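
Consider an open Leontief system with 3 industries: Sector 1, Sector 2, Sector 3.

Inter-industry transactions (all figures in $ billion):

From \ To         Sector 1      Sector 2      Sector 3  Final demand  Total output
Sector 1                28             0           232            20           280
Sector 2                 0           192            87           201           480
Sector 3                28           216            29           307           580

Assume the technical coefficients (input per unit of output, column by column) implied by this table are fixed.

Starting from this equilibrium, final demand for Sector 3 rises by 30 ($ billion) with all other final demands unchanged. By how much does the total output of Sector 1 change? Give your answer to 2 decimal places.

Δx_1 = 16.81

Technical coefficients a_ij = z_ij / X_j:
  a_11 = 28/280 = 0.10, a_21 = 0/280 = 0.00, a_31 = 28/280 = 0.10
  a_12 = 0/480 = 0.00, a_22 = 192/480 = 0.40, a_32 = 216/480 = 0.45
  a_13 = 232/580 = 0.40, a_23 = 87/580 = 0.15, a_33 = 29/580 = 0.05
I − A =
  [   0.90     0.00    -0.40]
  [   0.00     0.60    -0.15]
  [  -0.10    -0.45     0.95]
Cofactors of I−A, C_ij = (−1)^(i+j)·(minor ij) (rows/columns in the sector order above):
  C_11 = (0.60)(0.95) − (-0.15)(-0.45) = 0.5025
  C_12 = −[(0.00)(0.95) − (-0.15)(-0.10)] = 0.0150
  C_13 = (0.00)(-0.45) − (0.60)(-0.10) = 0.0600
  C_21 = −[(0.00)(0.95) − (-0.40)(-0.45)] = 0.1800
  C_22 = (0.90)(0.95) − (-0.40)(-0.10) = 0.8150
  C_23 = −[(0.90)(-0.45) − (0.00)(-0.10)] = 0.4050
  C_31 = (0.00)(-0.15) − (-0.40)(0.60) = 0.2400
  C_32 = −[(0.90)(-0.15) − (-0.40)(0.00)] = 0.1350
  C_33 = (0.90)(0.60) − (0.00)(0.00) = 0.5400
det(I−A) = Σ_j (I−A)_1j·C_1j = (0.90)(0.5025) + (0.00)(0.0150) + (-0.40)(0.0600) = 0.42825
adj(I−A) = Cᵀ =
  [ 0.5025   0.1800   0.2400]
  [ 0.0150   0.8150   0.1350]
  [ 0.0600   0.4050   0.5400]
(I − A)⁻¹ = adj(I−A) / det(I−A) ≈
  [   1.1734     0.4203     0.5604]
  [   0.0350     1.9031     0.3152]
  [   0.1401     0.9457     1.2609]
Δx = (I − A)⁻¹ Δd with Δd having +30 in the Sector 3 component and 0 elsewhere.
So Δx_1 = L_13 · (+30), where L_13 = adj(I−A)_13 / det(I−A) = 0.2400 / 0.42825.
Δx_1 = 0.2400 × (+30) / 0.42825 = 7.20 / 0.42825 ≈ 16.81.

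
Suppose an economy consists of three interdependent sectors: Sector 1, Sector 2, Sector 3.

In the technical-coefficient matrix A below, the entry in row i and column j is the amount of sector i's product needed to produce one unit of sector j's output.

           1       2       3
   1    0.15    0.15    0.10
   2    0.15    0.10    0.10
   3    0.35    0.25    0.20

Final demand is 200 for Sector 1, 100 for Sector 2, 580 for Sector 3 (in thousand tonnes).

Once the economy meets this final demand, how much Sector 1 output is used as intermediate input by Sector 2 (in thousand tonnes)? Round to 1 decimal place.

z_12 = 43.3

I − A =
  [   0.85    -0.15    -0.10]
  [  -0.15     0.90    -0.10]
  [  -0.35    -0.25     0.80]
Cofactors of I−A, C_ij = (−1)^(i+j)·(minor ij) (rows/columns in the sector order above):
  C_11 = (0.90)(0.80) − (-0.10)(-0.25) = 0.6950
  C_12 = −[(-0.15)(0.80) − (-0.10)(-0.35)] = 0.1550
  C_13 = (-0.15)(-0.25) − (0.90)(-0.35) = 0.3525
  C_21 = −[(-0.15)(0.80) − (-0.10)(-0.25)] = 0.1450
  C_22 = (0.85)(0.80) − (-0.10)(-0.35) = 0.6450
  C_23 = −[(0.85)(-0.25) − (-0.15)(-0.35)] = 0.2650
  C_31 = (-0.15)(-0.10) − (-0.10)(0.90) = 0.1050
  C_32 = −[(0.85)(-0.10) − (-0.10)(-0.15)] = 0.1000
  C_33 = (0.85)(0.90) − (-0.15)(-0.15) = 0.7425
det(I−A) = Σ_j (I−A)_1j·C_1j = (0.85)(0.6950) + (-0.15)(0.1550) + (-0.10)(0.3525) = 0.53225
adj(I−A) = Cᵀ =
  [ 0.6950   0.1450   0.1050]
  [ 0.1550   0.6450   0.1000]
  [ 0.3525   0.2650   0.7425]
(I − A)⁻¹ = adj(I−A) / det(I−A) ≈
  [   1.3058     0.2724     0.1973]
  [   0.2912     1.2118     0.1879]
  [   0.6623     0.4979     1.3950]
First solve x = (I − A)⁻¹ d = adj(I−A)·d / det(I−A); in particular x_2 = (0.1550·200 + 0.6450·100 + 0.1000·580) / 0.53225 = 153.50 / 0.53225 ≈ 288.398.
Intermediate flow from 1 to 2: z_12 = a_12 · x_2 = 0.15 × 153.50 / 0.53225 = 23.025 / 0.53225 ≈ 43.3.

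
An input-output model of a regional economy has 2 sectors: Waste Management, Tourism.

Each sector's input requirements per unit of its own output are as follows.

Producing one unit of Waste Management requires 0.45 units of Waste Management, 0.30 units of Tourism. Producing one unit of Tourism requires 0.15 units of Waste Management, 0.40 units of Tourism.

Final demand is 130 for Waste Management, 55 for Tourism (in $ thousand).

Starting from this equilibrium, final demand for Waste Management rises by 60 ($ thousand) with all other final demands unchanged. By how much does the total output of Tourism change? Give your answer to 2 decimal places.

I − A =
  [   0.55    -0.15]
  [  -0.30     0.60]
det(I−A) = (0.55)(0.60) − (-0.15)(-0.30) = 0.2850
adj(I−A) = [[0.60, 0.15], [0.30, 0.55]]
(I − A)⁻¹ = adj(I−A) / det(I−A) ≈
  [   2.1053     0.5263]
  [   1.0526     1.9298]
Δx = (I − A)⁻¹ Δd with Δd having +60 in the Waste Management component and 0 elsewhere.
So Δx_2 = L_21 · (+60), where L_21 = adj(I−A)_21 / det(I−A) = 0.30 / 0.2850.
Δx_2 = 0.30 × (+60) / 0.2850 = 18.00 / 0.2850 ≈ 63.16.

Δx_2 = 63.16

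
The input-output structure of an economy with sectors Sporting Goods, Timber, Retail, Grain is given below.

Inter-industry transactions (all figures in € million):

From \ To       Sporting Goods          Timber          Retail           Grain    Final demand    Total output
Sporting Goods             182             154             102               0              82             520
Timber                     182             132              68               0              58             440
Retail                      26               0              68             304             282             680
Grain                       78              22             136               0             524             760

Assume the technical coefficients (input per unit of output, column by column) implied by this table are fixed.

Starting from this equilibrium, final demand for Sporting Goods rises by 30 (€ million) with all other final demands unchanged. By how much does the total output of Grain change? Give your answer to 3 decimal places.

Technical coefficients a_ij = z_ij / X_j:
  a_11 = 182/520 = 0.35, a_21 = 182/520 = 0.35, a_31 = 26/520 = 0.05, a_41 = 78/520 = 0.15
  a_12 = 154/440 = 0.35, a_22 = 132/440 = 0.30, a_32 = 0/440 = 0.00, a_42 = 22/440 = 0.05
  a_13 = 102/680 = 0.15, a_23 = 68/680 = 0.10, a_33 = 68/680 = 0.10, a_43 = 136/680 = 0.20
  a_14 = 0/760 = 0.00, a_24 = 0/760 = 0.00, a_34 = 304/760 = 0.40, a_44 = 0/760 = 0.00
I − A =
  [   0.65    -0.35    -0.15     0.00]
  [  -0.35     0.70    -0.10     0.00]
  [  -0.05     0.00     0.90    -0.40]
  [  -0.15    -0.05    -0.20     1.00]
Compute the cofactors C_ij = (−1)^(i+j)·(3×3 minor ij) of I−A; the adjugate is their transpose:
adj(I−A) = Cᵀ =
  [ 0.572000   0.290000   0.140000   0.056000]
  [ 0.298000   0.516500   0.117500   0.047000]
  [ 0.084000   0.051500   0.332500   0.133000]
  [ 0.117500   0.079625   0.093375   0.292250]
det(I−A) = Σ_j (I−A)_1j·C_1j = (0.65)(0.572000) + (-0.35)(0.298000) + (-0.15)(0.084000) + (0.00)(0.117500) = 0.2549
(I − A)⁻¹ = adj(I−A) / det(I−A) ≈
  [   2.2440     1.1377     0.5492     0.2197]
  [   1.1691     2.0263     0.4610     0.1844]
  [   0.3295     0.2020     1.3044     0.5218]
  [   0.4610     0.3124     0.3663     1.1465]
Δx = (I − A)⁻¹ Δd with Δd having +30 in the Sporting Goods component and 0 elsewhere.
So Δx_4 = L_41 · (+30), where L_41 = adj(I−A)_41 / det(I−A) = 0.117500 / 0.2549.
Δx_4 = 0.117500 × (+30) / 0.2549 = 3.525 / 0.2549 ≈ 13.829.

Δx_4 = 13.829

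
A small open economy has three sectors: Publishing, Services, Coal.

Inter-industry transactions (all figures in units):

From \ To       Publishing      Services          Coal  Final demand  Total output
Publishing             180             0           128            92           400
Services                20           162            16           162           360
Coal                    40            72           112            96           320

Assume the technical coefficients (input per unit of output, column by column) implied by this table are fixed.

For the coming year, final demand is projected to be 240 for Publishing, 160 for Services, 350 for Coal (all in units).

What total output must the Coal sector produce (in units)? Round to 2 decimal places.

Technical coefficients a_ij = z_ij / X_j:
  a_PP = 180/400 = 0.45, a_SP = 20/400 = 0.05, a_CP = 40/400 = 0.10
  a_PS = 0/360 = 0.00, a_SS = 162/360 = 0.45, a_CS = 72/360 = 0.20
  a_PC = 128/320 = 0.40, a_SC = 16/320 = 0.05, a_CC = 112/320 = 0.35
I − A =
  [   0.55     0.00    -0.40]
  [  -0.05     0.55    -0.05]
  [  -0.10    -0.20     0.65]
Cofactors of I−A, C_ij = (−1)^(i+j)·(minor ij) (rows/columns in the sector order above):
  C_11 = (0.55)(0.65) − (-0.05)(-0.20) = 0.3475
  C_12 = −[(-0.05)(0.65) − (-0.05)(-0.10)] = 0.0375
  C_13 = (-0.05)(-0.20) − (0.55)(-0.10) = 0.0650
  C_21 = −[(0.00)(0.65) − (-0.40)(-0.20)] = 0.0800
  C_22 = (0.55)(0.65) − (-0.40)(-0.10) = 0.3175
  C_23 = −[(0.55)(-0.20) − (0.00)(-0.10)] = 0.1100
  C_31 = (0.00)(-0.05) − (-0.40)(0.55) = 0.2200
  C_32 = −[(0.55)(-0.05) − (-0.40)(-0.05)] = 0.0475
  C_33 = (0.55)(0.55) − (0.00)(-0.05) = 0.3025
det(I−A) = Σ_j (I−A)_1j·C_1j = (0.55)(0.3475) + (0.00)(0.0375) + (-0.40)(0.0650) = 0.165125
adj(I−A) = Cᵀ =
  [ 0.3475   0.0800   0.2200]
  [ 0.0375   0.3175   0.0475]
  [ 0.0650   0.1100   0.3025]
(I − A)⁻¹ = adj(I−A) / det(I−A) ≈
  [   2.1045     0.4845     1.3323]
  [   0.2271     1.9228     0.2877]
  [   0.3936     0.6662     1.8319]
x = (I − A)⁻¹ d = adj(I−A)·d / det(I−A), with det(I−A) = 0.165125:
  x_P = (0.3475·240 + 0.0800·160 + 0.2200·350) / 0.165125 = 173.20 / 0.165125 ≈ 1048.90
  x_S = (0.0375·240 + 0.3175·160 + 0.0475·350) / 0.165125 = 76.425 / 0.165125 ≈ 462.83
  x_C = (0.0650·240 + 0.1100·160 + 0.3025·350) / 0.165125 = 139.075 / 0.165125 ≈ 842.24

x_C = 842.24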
- - - - -
> _Task brief_:
Report back each line in the material above that contains the string "industry".

> _Written solution_:
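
Inter-industry transactions (all figures in $ billion):
Inter-industry transactions (all figures in € million):
Inter-industry transactions (all figures in units):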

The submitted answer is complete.